Provided data:
────────

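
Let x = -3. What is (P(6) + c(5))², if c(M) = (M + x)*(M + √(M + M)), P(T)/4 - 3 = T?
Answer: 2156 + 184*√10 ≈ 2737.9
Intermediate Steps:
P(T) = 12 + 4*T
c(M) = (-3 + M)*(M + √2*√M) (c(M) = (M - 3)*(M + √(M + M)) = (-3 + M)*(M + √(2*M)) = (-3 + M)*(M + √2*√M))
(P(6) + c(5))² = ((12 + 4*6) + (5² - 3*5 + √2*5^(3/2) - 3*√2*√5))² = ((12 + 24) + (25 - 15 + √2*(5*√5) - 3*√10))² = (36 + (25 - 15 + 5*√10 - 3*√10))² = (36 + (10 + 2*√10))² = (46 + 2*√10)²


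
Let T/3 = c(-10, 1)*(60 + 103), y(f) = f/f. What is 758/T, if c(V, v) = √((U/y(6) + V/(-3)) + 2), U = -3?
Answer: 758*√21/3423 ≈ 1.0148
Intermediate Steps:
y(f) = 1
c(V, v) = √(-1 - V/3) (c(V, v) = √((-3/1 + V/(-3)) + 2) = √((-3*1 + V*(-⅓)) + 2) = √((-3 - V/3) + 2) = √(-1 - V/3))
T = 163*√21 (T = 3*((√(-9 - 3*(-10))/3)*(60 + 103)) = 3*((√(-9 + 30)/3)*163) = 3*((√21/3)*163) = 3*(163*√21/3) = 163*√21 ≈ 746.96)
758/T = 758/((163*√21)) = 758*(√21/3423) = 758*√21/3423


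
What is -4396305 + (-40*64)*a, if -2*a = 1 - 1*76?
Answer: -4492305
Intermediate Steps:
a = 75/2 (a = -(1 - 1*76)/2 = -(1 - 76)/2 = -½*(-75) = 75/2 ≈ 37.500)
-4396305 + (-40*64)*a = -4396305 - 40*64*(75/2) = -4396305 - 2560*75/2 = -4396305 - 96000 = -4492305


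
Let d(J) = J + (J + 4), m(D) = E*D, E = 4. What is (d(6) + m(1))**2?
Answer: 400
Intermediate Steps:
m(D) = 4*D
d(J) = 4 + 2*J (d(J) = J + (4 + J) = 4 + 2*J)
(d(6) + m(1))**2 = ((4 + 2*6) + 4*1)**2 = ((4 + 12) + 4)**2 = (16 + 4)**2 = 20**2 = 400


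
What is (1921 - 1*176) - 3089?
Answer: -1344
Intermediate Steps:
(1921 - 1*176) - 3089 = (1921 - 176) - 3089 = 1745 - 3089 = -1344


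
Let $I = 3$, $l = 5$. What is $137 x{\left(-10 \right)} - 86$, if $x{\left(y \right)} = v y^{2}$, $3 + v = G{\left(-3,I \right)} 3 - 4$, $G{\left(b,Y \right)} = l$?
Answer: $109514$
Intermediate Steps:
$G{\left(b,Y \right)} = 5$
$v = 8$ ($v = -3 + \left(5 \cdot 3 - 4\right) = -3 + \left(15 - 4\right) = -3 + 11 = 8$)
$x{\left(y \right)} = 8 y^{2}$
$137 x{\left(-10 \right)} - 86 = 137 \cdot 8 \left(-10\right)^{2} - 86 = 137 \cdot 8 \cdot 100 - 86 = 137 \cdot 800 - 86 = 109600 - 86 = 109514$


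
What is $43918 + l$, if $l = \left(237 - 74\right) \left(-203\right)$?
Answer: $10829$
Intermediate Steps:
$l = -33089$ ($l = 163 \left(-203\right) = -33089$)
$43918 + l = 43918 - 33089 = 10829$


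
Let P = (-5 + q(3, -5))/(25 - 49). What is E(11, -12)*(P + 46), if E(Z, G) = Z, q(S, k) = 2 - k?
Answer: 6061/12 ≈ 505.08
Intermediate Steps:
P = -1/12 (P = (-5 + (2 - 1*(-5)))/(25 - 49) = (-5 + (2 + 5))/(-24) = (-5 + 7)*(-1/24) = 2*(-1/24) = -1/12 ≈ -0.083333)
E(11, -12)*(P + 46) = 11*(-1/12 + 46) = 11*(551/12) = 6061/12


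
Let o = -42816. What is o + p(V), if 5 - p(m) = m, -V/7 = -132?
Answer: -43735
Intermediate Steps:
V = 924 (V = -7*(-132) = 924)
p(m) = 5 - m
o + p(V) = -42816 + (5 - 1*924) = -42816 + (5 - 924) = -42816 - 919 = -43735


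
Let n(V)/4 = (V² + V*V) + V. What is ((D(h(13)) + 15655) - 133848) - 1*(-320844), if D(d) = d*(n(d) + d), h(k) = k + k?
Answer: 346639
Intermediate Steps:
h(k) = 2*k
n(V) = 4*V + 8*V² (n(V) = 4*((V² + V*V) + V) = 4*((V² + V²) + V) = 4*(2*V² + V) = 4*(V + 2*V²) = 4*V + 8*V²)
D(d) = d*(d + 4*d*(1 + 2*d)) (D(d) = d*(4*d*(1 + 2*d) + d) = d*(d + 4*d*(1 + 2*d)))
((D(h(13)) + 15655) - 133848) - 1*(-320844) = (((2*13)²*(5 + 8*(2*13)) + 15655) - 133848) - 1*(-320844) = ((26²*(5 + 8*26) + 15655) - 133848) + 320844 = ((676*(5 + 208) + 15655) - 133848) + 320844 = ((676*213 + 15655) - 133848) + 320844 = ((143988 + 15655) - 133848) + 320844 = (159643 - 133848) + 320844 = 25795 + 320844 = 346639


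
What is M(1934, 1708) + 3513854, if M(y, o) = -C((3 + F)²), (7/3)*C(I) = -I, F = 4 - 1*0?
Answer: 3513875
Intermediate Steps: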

────────

Exercise directions: Retype the listing exactly. Leave nothing out.

Solution to the exercise:
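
Let x = -3. What is (P(6) + c(5))², if c(M) = (M + x)*(M + √(M + M)), P(T)/4 - 3 = T?
Answer: 2156 + 184*√10 ≈ 2737.9
Intermediate Steps:
P(T) = 12 + 4*T
c(M) = (-3 + M)*(M + √2*√M) (c(M) = (M - 3)*(M + √(M + M)) = (-3 + M)*(M + √(2*M)) = (-3 + M)*(M + √2*√M))
(P(6) + c(5))² = ((12 + 4*6) + (5² - 3*5 + √2*5^(3/2) - 3*√2*√5))² = ((12 + 24) + (25 - 15 + √2*(5*√5) - 3*√10))² = (36 + (25 - 15 + 5*√10 - 3*√10))² = (36 + (10 + 2*√10))² = (46 + 2*√10)²


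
Let T/3 = c(-10, 1)*(60 + 103), y(f) = f/f. What is 758/T, if c(V, v) = √((U/y(6) + V/(-3)) + 2), U = -3?
Answer: 758*√21/3423 ≈ 1.0148
Intermediate Steps:
y(f) = 1
c(V, v) = √(-1 - V/3) (c(V, v) = √((-3/1 + V/(-3)) + 2) = √((-3*1 + V*(-⅓)) + 2) = √((-3 - V/3) + 2) = √(-1 - V/3))
T = 163*√21 (T = 3*((√(-9 - 3*(-10))/3)*(60 + 103)) = 3*((√(-9 + 30)/3)*163) = 3*((√21/3)*163) = 3*(163*√21/3) = 163*√21 ≈ 746.96)
758/T = 758/((163*√21)) = 758*(√21/3423) = 758*√21/3423


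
What is -4396305 + (-40*64)*a, if -2*a = 1 - 1*76?
Answer: -4492305
Intermediate Steps:
a = 75/2 (a = -(1 - 1*76)/2 = -(1 - 76)/2 = -½*(-75) = 75/2 ≈ 37.500)
-4396305 + (-40*64)*a = -4396305 - 40*64*(75/2) = -4396305 - 2560*75/2 = -4396305 - 96000 = -4492305


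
Let d(J) = J + (J + 4), m(D) = E*D, E = 4. What is (d(6) + m(1))**2?
Answer: 400
Intermediate Steps:
m(D) = 4*D
d(J) = 4 + 2*J (d(J) = J + (4 + J) = 4 + 2*J)
(d(6) + m(1))**2 = ((4 + 2*6) + 4*1)**2 = ((4 + 12) + 4)**2 = (16 + 4)**2 = 20**2 = 400


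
What is (1921 - 1*176) - 3089?
Answer: -1344
Intermediate Steps:
(1921 - 1*176) - 3089 = (1921 - 176) - 3089 = 1745 - 3089 = -1344


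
Let $I = 3$, $l = 5$. What is $137 x{\left(-10 \right)} - 86$, if $x{\left(y \right)} = v y^{2}$, $3 + v = G{\left(-3,I \right)} 3 - 4$, $G{\left(b,Y \right)} = l$?
Answer: $109514$
Intermediate Steps:
$G{\left(b,Y \right)} = 5$
$v = 8$ ($v = -3 + \left(5 \cdot 3 - 4\right) = -3 + \left(15 - 4\right) = -3 + 11 = 8$)
$x{\left(y \right)} = 8 y^{2}$
$137 x{\left(-10 \right)} - 86 = 137 \cdot 8 \left(-10\right)^{2} - 86 = 137 \cdot 8 \cdot 100 - 86 = 137 \cdot 800 - 86 = 109600 - 86 = 109514$


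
What is $43918 + l$, if $l = \left(237 - 74\right) \left(-203\right)$?
Answer: $10829$
Intermediate Steps:
$l = -33089$ ($l = 163 \left(-203\right) = -33089$)
$43918 + l = 43918 - 33089 = 10829$


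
Let P = (-5 + q(3, -5))/(25 - 49). What is E(11, -12)*(P + 46), if E(Z, G) = Z, q(S, k) = 2 - k?
Answer: 6061/12 ≈ 505.08
Intermediate Steps:
P = -1/12 (P = (-5 + (2 - 1*(-5)))/(25 - 49) = (-5 + (2 + 5))/(-24) = (-5 + 7)*(-1/24) = 2*(-1/24) = -1/12 ≈ -0.083333)
E(11, -12)*(P + 46) = 11*(-1/12 + 46) = 11*(551/12) = 6061/12


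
Let o = -42816. What is o + p(V), if 5 - p(m) = m, -V/7 = -132?
Answer: -43735
Intermediate Steps:
V = 924 (V = -7*(-132) = 924)
p(m) = 5 - m
o + p(V) = -42816 + (5 - 1*924) = -42816 + (5 - 924) = -42816 - 919 = -43735


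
Let n(V)/4 = (V² + V*V) + V. What is ((D(h(13)) + 15655) - 133848) - 1*(-320844), if D(d) = d*(n(d) + d), h(k) = k + k?
Answer: 346639
Intermediate Steps:
h(k) = 2*k
n(V) = 4*V + 8*V² (n(V) = 4*((V² + V*V) + V) = 4*((V² + V²) + V) = 4*(2*V² + V) = 4*(V + 2*V²) = 4*V + 8*V²)
D(d) = d*(d + 4*d*(1 + 2*d)) (D(d) = d*(4*d*(1 + 2*d) + d) = d*(d + 4*d*(1 + 2*d)))
((D(h(13)) + 15655) - 133848) - 1*(-320844) = (((2*13)²*(5 + 8*(2*13)) + 15655) - 133848) - 1*(-320844) = ((26²*(5 + 8*26) + 15655) - 133848) + 320844 = ((676*(5 + 208) + 15655) - 133848) + 320844 = ((676*213 + 15655) - 133848) + 320844 = ((143988 + 15655) - 133848) + 320844 = (159643 - 133848) + 320844 = 25795 + 320844 = 346639


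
What is M(1934, 1708) + 3513854, if M(y, o) = -C((3 + F)²), (7/3)*C(I) = -I, F = 4 - 1*0?
Answer: 3513875
Intermediate Steps: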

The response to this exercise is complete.